(Recorded data)
== Segment start ==

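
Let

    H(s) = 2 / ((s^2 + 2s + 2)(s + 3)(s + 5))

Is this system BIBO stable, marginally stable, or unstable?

stable

The poles can be read from the denominator factors: s = -1 + j, -1 - j, -3, -5.
Since all poles lie strictly in the left half-plane, the system is stable.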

== Segment end ==

→ YOUR TASK
Take the line that contains "H(s) = 2 / ((s^2 + 2s + 2)(s + 3)(s + 5))" and each line after it through the end of the records, and repeat them all exactly. Nothing else.

→ ANSWER FOR THIS EXERCISE
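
    H(s) = 2 / ((s^2 + 2s + 2)(s + 3)(s + 5))

Is this system BIBO stable, marginally stable, or unstable?

stable

The poles can be read from the denominator factors: s = -1 + j, -1 - j, -3, -5.
Since all poles lie strictly in the left half-plane, the system is stable.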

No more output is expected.